START Provided records

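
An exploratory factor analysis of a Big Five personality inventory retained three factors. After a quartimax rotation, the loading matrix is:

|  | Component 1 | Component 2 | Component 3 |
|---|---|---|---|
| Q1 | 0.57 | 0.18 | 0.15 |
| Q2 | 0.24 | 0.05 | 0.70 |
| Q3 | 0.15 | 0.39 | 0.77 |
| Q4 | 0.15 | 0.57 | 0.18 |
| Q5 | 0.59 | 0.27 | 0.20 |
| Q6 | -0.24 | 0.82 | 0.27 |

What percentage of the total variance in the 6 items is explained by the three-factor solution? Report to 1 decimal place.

SS loadings by factor: 0.8332, 1.2572, 1.2507; total = 3.3411.
Total variance with 6 standardized items is 6, so the solution explains 3.3411/6 = 0.5568 = 55.69%.

55.7%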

END Provided records

* Exercise requirements
Send back each record exactly, and include them all.

* Answer to this exercise
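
An exploratory factor analysis of a Big Five personality inventory retained three factors. After a quartimax rotation, the loading matrix is:

|  | Component 1 | Component 2 | Component 3 |
|---|---|---|---|
| Q1 | 0.57 | 0.18 | 0.15 |
| Q2 | 0.24 | 0.05 | 0.70 |
| Q3 | 0.15 | 0.39 | 0.77 |
| Q4 | 0.15 | 0.57 | 0.18 |
| Q5 | 0.59 | 0.27 | 0.20 |
| Q6 | -0.24 | 0.82 | 0.27 |

What percentage of the total variance in the 6 items is explained by the three-factor solution? Report to 1 decimal place.

SS loadings by factor: 0.8332, 1.2572, 1.2507; total = 3.3411.
Total variance with 6 standardized items is 6, so the solution explains 3.3411/6 = 0.5568 = 55.69%.

55.7%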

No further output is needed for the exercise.